───── INPUT ─────
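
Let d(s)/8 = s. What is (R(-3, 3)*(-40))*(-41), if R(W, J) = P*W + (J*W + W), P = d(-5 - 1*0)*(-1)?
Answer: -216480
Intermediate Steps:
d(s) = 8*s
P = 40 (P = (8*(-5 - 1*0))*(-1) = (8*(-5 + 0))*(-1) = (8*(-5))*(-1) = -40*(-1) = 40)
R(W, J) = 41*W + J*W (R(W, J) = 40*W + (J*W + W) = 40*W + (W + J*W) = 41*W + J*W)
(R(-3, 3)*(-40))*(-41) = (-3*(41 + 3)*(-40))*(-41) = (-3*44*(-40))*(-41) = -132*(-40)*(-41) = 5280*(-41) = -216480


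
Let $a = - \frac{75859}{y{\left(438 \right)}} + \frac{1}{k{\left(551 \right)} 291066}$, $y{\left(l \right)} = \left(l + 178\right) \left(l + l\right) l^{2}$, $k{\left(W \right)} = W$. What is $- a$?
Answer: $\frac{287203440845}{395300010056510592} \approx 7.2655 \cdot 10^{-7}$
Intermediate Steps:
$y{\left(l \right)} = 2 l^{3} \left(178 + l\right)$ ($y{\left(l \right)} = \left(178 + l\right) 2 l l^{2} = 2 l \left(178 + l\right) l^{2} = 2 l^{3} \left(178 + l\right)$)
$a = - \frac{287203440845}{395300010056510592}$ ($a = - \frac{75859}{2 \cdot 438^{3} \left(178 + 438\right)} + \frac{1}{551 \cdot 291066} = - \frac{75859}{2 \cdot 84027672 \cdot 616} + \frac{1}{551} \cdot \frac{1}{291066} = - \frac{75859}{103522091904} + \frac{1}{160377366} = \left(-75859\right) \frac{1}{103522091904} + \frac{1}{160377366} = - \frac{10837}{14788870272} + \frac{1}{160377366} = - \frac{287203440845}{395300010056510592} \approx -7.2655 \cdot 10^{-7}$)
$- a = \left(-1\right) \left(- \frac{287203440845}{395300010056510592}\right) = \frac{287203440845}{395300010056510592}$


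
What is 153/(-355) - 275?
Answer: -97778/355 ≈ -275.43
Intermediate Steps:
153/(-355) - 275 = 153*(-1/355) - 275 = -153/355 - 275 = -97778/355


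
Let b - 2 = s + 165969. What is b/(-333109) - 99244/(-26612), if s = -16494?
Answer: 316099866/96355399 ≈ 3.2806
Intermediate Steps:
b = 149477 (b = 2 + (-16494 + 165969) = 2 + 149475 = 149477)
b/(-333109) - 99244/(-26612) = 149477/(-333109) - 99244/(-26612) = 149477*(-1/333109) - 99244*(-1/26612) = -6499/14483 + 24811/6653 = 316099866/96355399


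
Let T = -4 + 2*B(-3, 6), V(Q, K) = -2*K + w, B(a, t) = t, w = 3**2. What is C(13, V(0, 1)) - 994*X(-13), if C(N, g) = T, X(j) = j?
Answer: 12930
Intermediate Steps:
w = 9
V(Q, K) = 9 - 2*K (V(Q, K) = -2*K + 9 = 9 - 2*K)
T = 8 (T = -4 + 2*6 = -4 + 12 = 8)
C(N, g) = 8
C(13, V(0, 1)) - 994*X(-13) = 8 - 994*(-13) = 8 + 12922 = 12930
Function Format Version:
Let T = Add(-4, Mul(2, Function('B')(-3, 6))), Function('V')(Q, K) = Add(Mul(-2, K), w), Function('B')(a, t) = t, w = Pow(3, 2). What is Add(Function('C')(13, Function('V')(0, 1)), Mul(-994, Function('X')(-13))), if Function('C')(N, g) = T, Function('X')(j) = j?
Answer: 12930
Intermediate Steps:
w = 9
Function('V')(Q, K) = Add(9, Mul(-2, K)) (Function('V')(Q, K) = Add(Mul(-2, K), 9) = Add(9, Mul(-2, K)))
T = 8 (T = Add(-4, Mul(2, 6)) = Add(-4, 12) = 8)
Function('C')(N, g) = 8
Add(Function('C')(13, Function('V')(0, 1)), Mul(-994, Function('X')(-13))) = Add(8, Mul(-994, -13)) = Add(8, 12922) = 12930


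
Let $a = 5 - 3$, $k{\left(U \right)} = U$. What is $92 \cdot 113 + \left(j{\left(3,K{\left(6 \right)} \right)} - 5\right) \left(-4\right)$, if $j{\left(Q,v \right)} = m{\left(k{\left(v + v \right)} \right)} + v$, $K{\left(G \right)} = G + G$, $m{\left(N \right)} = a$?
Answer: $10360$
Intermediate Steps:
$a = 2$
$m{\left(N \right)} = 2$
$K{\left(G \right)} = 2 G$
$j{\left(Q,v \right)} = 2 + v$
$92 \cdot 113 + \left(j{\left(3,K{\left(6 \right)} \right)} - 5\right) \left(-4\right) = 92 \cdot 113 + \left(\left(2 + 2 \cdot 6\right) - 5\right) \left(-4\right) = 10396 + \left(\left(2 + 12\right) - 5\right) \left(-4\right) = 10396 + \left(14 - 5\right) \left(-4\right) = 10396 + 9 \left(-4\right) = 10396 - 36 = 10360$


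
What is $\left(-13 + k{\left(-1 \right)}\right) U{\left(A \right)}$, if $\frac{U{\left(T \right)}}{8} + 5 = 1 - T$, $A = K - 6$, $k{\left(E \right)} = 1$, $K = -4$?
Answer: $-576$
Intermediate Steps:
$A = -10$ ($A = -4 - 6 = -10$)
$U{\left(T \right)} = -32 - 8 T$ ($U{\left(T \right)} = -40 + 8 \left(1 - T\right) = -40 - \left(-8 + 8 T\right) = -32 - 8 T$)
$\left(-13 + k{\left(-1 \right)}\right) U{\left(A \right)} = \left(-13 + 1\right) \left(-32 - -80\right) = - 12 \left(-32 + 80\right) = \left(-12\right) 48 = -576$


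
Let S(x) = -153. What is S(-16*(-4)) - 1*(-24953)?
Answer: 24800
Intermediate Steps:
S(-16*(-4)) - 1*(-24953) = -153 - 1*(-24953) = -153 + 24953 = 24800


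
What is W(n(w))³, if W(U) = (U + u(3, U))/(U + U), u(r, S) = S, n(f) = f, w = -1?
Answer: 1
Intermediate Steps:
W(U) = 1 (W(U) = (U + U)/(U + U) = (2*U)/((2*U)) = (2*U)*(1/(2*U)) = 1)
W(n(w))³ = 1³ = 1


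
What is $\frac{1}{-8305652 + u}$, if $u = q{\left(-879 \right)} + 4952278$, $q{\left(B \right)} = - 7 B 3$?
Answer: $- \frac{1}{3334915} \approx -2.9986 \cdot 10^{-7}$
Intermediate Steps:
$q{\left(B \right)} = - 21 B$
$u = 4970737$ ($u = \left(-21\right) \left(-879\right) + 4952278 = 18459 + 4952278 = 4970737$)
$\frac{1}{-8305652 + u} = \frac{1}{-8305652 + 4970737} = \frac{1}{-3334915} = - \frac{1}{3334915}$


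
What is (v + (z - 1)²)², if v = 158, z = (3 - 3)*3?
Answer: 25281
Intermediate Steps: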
─────
For each line in the data above that contains the string "Answer", extract the line.

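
Answer: -216480
Answer: $\frac{287203440845}{395300010056510592} \approx 7.2655 \cdot 10^{-7}$
Answer: -97778/355 ≈ -275.43
Answer: 316099866/96355399 ≈ 3.2806
Answer: 12930
Answer: 12930
Answer: $10360$
Answer: $-576$
Answer: 24800
Answer: 1
Answer: $- \frac{1}{3334915} \approx -2.9986 \cdot 10^{-7}$
Answer: 25281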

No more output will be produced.